• [Exercise goal] The entries are to be returned exactly as written.

• [Data records]
**********
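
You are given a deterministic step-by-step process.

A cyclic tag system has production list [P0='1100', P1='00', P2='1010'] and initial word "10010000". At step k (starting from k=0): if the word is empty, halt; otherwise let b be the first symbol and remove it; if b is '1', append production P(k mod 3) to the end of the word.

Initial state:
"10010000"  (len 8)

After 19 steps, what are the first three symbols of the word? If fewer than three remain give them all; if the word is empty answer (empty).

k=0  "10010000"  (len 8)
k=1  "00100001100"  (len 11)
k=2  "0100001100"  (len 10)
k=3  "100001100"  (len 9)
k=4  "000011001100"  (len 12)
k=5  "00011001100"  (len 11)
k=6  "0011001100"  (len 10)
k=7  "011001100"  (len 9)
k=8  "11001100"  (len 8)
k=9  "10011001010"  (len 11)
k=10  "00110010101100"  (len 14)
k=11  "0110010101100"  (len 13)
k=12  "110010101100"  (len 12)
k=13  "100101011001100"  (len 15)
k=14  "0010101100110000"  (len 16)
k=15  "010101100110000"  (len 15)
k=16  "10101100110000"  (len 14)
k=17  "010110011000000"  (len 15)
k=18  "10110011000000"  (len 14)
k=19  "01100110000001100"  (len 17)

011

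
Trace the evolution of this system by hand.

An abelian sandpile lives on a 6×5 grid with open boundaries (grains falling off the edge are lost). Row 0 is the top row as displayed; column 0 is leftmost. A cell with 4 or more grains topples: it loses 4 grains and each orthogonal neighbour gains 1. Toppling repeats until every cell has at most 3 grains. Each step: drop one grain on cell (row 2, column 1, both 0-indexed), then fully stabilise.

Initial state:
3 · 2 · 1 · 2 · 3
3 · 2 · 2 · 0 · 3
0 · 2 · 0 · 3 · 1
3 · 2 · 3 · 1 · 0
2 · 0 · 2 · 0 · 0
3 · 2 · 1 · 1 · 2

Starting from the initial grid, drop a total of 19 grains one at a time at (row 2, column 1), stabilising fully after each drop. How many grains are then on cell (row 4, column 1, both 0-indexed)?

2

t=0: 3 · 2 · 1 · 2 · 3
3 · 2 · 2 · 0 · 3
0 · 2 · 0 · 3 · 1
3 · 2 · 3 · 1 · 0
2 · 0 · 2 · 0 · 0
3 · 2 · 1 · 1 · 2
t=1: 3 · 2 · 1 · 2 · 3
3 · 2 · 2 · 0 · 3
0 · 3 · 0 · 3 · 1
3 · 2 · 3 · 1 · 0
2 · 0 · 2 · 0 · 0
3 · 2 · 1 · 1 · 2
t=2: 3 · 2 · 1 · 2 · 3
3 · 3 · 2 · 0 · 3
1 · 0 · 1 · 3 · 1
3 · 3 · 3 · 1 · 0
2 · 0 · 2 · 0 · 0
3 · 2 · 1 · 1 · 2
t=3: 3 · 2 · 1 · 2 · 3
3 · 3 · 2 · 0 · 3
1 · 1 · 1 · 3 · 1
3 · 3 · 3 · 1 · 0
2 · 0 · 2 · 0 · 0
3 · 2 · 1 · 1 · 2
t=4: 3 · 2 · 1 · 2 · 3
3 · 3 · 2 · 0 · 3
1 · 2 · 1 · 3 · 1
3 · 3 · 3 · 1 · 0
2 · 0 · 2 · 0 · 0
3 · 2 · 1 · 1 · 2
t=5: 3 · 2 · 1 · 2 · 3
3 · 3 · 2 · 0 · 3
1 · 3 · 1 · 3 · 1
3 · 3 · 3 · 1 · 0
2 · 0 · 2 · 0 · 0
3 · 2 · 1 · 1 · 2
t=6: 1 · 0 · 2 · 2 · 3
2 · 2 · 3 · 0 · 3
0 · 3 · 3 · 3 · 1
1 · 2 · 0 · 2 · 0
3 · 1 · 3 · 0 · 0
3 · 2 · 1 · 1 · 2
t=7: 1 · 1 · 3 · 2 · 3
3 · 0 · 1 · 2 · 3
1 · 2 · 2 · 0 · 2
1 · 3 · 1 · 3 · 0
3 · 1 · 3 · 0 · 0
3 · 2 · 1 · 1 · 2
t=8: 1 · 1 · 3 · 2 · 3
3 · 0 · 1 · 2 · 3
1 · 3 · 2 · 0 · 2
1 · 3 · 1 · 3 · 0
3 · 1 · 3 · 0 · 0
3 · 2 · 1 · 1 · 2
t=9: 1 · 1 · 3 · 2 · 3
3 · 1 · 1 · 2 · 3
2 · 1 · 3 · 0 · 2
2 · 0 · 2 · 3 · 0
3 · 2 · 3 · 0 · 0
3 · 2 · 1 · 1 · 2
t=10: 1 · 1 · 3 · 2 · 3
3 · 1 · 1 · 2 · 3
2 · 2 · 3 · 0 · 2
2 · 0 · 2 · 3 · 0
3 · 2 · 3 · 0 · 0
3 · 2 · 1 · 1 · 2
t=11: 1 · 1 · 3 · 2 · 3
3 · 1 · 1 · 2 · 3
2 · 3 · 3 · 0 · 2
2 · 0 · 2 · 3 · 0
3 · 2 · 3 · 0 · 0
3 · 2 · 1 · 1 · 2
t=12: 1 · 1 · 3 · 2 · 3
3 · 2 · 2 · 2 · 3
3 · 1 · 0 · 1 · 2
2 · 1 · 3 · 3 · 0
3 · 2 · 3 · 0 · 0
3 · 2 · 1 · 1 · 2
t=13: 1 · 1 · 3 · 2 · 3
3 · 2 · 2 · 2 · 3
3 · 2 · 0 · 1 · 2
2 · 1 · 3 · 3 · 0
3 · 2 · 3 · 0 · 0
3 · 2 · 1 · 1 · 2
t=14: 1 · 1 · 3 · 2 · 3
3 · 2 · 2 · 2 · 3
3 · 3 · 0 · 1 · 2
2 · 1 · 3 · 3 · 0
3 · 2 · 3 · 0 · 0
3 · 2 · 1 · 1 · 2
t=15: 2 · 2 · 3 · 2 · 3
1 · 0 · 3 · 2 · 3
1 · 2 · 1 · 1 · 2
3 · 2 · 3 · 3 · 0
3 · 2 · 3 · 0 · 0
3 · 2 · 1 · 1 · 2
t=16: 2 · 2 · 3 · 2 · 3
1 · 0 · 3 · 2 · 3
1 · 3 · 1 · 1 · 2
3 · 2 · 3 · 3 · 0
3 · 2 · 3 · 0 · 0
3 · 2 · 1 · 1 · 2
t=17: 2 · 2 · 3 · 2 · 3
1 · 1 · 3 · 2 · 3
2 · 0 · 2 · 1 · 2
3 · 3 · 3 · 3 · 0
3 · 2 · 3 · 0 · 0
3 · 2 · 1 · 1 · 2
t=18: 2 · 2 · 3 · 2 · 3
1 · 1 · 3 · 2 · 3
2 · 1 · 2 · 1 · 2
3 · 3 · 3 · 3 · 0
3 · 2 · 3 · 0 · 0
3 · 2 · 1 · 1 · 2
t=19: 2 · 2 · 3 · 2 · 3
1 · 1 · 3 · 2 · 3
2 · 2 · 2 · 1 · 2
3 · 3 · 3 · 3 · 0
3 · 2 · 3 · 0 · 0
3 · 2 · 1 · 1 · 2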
**********
• [Exercise answer]
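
You are given a deterministic step-by-step process.

A cyclic tag system has production list [P0='1100', P1='00', P2='1010'] and initial word "10010000". At step k (starting from k=0): if the word is empty, halt; otherwise let b be the first symbol and remove it; if b is '1', append production P(k mod 3) to the end of the word.

Initial state:
"10010000"  (len 8)

After 19 steps, what are the first three symbols of the word? If fewer than three remain give them all; if the word is empty answer (empty).

k=0  "10010000"  (len 8)
k=1  "00100001100"  (len 11)
k=2  "0100001100"  (len 10)
k=3  "100001100"  (len 9)
k=4  "000011001100"  (len 12)
k=5  "00011001100"  (len 11)
k=6  "0011001100"  (len 10)
k=7  "011001100"  (len 9)
k=8  "11001100"  (len 8)
k=9  "10011001010"  (len 11)
k=10  "00110010101100"  (len 14)
k=11  "0110010101100"  (len 13)
k=12  "110010101100"  (len 12)
k=13  "100101011001100"  (len 15)
k=14  "0010101100110000"  (len 16)
k=15  "010101100110000"  (len 15)
k=16  "10101100110000"  (len 14)
k=17  "010110011000000"  (len 15)
k=18  "10110011000000"  (len 14)
k=19  "01100110000001100"  (len 17)

011

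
Trace the evolution of this system by hand.

An abelian sandpile lives on a 6×5 grid with open boundaries (grains falling off the edge are lost). Row 0 is the top row as displayed; column 0 is leftmost. A cell with 4 or more grains topples: it loses 4 grains and each orthogonal neighbour gains 1. Toppling repeats until every cell has at most 3 grains. Each step: drop one grain on cell (row 2, column 1, both 0-indexed), then fully stabilise.

Initial state:
3 · 2 · 1 · 2 · 3
3 · 2 · 2 · 0 · 3
0 · 2 · 0 · 3 · 1
3 · 2 · 3 · 1 · 0
2 · 0 · 2 · 0 · 0
3 · 2 · 1 · 1 · 2

Starting from the initial grid, drop a total of 19 grains one at a time at (row 2, column 1), stabilising fully after each drop. How many grains are then on cell (row 4, column 1, both 0-indexed)?

2

t=0: 3 · 2 · 1 · 2 · 3
3 · 2 · 2 · 0 · 3
0 · 2 · 0 · 3 · 1
3 · 2 · 3 · 1 · 0
2 · 0 · 2 · 0 · 0
3 · 2 · 1 · 1 · 2
t=1: 3 · 2 · 1 · 2 · 3
3 · 2 · 2 · 0 · 3
0 · 3 · 0 · 3 · 1
3 · 2 · 3 · 1 · 0
2 · 0 · 2 · 0 · 0
3 · 2 · 1 · 1 · 2
t=2: 3 · 2 · 1 · 2 · 3
3 · 3 · 2 · 0 · 3
1 · 0 · 1 · 3 · 1
3 · 3 · 3 · 1 · 0
2 · 0 · 2 · 0 · 0
3 · 2 · 1 · 1 · 2
t=3: 3 · 2 · 1 · 2 · 3
3 · 3 · 2 · 0 · 3
1 · 1 · 1 · 3 · 1
3 · 3 · 3 · 1 · 0
2 · 0 · 2 · 0 · 0
3 · 2 · 1 · 1 · 2
t=4: 3 · 2 · 1 · 2 · 3
3 · 3 · 2 · 0 · 3
1 · 2 · 1 · 3 · 1
3 · 3 · 3 · 1 · 0
2 · 0 · 2 · 0 · 0
3 · 2 · 1 · 1 · 2
t=5: 3 · 2 · 1 · 2 · 3
3 · 3 · 2 · 0 · 3
1 · 3 · 1 · 3 · 1
3 · 3 · 3 · 1 · 0
2 · 0 · 2 · 0 · 0
3 · 2 · 1 · 1 · 2
t=6: 1 · 0 · 2 · 2 · 3
2 · 2 · 3 · 0 · 3
0 · 3 · 3 · 3 · 1
1 · 2 · 0 · 2 · 0
3 · 1 · 3 · 0 · 0
3 · 2 · 1 · 1 · 2
t=7: 1 · 1 · 3 · 2 · 3
3 · 0 · 1 · 2 · 3
1 · 2 · 2 · 0 · 2
1 · 3 · 1 · 3 · 0
3 · 1 · 3 · 0 · 0
3 · 2 · 1 · 1 · 2
t=8: 1 · 1 · 3 · 2 · 3
3 · 0 · 1 · 2 · 3
1 · 3 · 2 · 0 · 2
1 · 3 · 1 · 3 · 0
3 · 1 · 3 · 0 · 0
3 · 2 · 1 · 1 · 2
t=9: 1 · 1 · 3 · 2 · 3
3 · 1 · 1 · 2 · 3
2 · 1 · 3 · 0 · 2
2 · 0 · 2 · 3 · 0
3 · 2 · 3 · 0 · 0
3 · 2 · 1 · 1 · 2
t=10: 1 · 1 · 3 · 2 · 3
3 · 1 · 1 · 2 · 3
2 · 2 · 3 · 0 · 2
2 · 0 · 2 · 3 · 0
3 · 2 · 3 · 0 · 0
3 · 2 · 1 · 1 · 2
t=11: 1 · 1 · 3 · 2 · 3
3 · 1 · 1 · 2 · 3
2 · 3 · 3 · 0 · 2
2 · 0 · 2 · 3 · 0
3 · 2 · 3 · 0 · 0
3 · 2 · 1 · 1 · 2
t=12: 1 · 1 · 3 · 2 · 3
3 · 2 · 2 · 2 · 3
3 · 1 · 0 · 1 · 2
2 · 1 · 3 · 3 · 0
3 · 2 · 3 · 0 · 0
3 · 2 · 1 · 1 · 2
t=13: 1 · 1 · 3 · 2 · 3
3 · 2 · 2 · 2 · 3
3 · 2 · 0 · 1 · 2
2 · 1 · 3 · 3 · 0
3 · 2 · 3 · 0 · 0
3 · 2 · 1 · 1 · 2
t=14: 1 · 1 · 3 · 2 · 3
3 · 2 · 2 · 2 · 3
3 · 3 · 0 · 1 · 2
2 · 1 · 3 · 3 · 0
3 · 2 · 3 · 0 · 0
3 · 2 · 1 · 1 · 2
t=15: 2 · 2 · 3 · 2 · 3
1 · 0 · 3 · 2 · 3
1 · 2 · 1 · 1 · 2
3 · 2 · 3 · 3 · 0
3 · 2 · 3 · 0 · 0
3 · 2 · 1 · 1 · 2
t=16: 2 · 2 · 3 · 2 · 3
1 · 0 · 3 · 2 · 3
1 · 3 · 1 · 1 · 2
3 · 2 · 3 · 3 · 0
3 · 2 · 3 · 0 · 0
3 · 2 · 1 · 1 · 2
t=17: 2 · 2 · 3 · 2 · 3
1 · 1 · 3 · 2 · 3
2 · 0 · 2 · 1 · 2
3 · 3 · 3 · 3 · 0
3 · 2 · 3 · 0 · 0
3 · 2 · 1 · 1 · 2
t=18: 2 · 2 · 3 · 2 · 3
1 · 1 · 3 · 2 · 3
2 · 1 · 2 · 1 · 2
3 · 3 · 3 · 3 · 0
3 · 2 · 3 · 0 · 0
3 · 2 · 1 · 1 · 2
t=19: 2 · 2 · 3 · 2 · 3
1 · 1 · 3 · 2 · 3
2 · 2 · 2 · 1 · 2
3 · 3 · 3 · 3 · 0
3 · 2 · 3 · 0 · 0
3 · 2 · 1 · 1 · 2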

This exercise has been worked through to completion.